**Work instruction:** Filter the listing below, keeping every line that holds "Compute".

**Extracted entries:**

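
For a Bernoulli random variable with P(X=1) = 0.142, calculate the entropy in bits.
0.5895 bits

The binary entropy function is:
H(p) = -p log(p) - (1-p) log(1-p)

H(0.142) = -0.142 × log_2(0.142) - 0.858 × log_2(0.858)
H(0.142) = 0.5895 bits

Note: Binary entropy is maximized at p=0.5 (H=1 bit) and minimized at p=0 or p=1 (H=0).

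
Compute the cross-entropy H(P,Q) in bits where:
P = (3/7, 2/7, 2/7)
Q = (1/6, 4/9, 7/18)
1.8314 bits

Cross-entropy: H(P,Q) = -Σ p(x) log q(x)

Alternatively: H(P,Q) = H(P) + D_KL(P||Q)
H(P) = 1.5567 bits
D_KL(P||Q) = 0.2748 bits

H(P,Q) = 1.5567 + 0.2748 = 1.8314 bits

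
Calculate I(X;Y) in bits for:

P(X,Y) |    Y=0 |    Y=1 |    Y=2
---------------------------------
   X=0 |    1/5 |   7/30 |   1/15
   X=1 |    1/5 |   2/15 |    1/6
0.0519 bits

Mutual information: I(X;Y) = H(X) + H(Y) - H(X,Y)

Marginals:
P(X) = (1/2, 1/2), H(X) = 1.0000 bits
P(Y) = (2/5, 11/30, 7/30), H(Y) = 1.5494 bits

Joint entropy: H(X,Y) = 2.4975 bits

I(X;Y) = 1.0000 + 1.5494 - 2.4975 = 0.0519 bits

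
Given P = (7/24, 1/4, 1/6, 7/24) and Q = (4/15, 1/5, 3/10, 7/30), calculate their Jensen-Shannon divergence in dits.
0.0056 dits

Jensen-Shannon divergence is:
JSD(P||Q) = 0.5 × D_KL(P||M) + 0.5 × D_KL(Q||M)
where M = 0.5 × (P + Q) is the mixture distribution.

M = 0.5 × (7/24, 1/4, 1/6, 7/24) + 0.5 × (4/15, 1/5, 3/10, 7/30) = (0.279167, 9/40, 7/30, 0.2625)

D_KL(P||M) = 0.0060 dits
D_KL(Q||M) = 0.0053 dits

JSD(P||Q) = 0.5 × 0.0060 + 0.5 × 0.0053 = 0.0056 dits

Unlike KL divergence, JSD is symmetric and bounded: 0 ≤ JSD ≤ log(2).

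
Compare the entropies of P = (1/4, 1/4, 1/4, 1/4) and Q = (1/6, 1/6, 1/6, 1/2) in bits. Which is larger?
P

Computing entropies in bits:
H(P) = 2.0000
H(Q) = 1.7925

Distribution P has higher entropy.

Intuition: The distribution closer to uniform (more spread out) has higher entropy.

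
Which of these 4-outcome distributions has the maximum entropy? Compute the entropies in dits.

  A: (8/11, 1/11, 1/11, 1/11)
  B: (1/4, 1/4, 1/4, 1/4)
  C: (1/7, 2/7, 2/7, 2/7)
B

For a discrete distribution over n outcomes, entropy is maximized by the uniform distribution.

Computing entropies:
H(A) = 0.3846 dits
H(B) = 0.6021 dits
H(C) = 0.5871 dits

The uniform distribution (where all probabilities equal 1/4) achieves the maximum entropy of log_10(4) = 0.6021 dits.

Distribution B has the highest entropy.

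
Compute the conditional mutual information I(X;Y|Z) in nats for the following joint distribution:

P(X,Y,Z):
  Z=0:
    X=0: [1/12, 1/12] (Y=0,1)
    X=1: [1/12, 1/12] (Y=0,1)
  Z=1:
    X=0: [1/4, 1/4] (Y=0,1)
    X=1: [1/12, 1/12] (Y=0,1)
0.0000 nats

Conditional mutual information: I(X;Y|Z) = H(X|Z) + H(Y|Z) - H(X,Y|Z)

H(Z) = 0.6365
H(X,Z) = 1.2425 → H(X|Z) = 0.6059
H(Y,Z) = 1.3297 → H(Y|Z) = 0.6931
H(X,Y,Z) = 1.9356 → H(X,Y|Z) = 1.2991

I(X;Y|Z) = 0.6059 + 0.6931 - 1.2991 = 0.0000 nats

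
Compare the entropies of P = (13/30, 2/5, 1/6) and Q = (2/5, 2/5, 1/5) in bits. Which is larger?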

**Solution for this exercise:**
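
Compute the cross-entropy H(P,Q) in bits where:
Which of these 4-outcome distributions has the maximum entropy? Compute the entropies in dits.
Compute the conditional mutual information I(X;Y|Z) in nats for the following joint distribution: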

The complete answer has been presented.